◆ **WHAT TO PRODUCE**: The answer must consist of every record below, transcribed exactly.

◆ **DATA**:
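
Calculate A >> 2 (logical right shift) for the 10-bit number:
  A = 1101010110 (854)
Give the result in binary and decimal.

Logical shift right by 2: drop the bottom 2 bit(s), prepend 2 zero(s) on the left.
  1101010110  ->  keep [11010101], discard [10], prepend 00
= 0011010101

Answer: 0011010101 (213)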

◆ **YOUR RESPONSE**:
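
Calculate A >> 2 (logical right shift) for the 10-bit number:
  A = 1101010110 (854)
Give the result in binary and decimal.

Logical shift right by 2: drop the bottom 2 bit(s), prepend 2 zero(s) on the left.
  1101010110  ->  keep [11010101], discard [10], prepend 00
= 0011010101

Answer: 0011010101 (213)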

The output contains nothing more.